-- Listed records follows --

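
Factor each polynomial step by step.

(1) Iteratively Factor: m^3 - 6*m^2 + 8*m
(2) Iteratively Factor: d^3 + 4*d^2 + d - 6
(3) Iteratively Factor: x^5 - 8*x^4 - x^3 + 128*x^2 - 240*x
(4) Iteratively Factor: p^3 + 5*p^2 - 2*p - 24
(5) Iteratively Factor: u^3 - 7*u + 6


(1) = (m - 4)*(m^2 - 2*m) = (m - 4)*(m - 2)*(m)
(2) = (d - 1)*(d^2 + 5*d + 6) = (d - 1)*(d + 3)*(d + 2)
(3) = (x - 3)*(x^4 - 5*x^3 - 16*x^2 + 80*x) = (x - 5)*(x - 3)*(x^3 - 16*x) = (x - 5)*(x - 4)*(x - 3)*(x^2 + 4*x) = (x - 5)*(x - 4)*(x - 3)*(x + 4)*(x)
(4) = (p + 3)*(p^2 + 2*p - 8) = (p - 2)*(p + 3)*(p + 4)
(5) = (u - 2)*(u^2 + 2*u - 3) = (u - 2)*(u + 3)*(u - 1)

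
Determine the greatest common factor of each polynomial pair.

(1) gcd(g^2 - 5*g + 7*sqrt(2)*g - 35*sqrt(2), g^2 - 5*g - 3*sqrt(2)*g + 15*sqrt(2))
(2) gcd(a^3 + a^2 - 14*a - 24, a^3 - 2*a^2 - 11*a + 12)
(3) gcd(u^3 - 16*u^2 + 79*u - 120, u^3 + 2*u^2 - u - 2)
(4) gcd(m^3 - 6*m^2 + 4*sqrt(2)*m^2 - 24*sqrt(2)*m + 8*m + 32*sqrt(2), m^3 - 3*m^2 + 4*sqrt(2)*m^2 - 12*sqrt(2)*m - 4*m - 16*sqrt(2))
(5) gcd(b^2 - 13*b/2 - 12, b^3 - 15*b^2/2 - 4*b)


(1) = gcd((g - 5)*(g + 7*sqrt(2)), (g - 5)*(g - 3*sqrt(2))) = g - 5
(2) = gcd((a - 4)*(a + 2)*(a + 3), (a - 4)*(a - 1)*(a + 3)) = a^2 - a - 12
(3) = 1
(4) = m^2 + m*(-4 + 4*sqrt(2)) - 16*sqrt(2)
(5) = b - 8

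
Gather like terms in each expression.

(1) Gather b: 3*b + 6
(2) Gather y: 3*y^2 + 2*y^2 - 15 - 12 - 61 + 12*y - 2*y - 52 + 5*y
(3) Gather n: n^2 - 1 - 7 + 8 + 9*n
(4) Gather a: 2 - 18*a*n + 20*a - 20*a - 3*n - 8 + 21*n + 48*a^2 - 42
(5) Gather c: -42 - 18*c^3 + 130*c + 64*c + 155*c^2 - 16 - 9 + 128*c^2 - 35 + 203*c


(1) = 3*b + 6
(2) = 5*y^2 + 15*y - 140
(3) = n^2 + 9*n
(4) = 48*a^2 - 18*a*n + 18*n - 48
(5) = -18*c^3 + 283*c^2 + 397*c - 102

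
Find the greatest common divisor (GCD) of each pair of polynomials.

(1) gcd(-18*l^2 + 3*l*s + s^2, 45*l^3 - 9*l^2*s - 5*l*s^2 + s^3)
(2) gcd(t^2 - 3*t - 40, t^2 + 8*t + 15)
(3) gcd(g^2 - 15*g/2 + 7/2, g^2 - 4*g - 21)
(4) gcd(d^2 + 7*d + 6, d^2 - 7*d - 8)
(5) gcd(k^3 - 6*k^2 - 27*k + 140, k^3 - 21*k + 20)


(1) = gcd((-3*l + s)*(6*l + s), (-5*l + s)*(-3*l + s)*(3*l + s)) = -3*l + s
(2) = gcd((t - 8)*(t + 5), (t + 3)*(t + 5)) = t + 5
(3) = gcd((g - 7)*(g - 1/2), (g - 7)*(g + 3)) = g - 7
(4) = d + 1
(5) = k^2 + k - 20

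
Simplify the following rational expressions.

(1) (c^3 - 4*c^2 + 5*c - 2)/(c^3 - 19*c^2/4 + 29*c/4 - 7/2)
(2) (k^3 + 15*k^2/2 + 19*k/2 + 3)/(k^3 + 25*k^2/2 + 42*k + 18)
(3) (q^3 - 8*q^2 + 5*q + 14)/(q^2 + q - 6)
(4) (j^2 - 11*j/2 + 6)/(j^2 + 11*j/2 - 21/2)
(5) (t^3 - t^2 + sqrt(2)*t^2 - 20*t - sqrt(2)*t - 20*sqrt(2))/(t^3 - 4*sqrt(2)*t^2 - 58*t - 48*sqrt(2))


(1) = (4*c - 4)/(4*c - 7)
(2) = (k + 1)/(k + 6)
(3) = (q^2 - 6*q - 7)/(q + 3)
(4) = (j - 4)/(j + 7)
(5) = (t^2 - t - 20)/(t^2 - 5*sqrt(2)*t - 48)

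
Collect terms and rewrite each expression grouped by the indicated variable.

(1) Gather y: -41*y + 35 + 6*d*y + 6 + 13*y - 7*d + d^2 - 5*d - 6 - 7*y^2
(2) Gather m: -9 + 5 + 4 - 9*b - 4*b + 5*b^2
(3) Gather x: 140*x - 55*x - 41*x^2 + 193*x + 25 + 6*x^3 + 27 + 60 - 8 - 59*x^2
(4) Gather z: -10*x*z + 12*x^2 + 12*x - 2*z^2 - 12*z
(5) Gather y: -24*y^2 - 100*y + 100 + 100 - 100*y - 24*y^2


(1) = d^2 - 12*d - 7*y^2 + y*(6*d - 28) + 35
(2) = 5*b^2 - 13*b
(3) = 6*x^3 - 100*x^2 + 278*x + 104
(4) = 12*x^2 + 12*x - 2*z^2 + z*(-10*x - 12)
(5) = -48*y^2 - 200*y + 200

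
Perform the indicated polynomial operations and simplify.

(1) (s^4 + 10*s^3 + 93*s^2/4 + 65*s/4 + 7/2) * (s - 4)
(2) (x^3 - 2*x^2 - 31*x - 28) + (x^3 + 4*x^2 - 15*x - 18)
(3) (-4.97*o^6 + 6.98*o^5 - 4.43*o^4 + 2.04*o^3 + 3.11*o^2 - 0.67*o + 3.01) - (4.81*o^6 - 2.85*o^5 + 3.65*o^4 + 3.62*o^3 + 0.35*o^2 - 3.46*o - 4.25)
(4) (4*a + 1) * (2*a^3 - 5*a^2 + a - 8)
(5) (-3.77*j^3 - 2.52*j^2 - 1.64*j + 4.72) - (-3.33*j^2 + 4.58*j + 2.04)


(1) = s^5 + 6*s^4 - 67*s^3/4 - 307*s^2/4 - 123*s/2 - 14
(2) = 2*x^3 + 2*x^2 - 46*x - 46
(3) = -9.78*o^6 + 9.83*o^5 - 8.08*o^4 - 1.58*o^3 + 2.76*o^2 + 2.79*o + 7.26
(4) = 8*a^4 - 18*a^3 - a^2 - 31*a - 8
(5) = -3.77*j^3 + 0.81*j^2 - 6.22*j + 2.68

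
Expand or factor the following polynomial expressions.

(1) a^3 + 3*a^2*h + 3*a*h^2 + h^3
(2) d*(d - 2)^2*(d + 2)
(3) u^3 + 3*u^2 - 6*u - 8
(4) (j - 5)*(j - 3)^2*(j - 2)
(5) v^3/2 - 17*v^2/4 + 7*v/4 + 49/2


(1) = (a + h)^3
(2) = d^4 - 2*d^3 - 4*d^2 + 8*d
(3) = (u - 2)*(u + 1)*(u + 4)
(4) = j^4 - 13*j^3 + 61*j^2 - 123*j + 90
(5) = (v/2 + 1)*(v - 7)*(v - 7/2)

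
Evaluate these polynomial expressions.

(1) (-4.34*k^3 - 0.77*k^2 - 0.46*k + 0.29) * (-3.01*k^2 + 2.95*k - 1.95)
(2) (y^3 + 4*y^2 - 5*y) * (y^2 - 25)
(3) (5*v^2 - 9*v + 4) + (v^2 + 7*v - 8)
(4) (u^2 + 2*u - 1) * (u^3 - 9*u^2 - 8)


(1) = 13.0634*k^5 - 10.4853*k^4 + 7.5761*k^3 - 0.7284*k^2 + 1.7525*k - 0.5655
(2) = y^5 + 4*y^4 - 30*y^3 - 100*y^2 + 125*y
(3) = 6*v^2 - 2*v - 4
(4) = u^5 - 7*u^4 - 19*u^3 + u^2 - 16*u + 8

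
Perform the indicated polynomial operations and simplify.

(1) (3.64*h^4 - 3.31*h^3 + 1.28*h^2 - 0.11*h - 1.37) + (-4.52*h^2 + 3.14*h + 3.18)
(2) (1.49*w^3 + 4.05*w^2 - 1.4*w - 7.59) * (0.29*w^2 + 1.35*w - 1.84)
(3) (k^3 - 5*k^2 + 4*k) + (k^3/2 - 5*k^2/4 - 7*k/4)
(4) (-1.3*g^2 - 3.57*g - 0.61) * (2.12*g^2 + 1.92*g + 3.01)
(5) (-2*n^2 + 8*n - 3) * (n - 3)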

-- Listed records concluded --

Task :: Among the lines of the data above, find those with the word "pair" and show them.

Exercise solution ::
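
Determine the greatest common factor of each polynomial pair.
Find the greatest common divisor (GCD) of each pair of polynomials.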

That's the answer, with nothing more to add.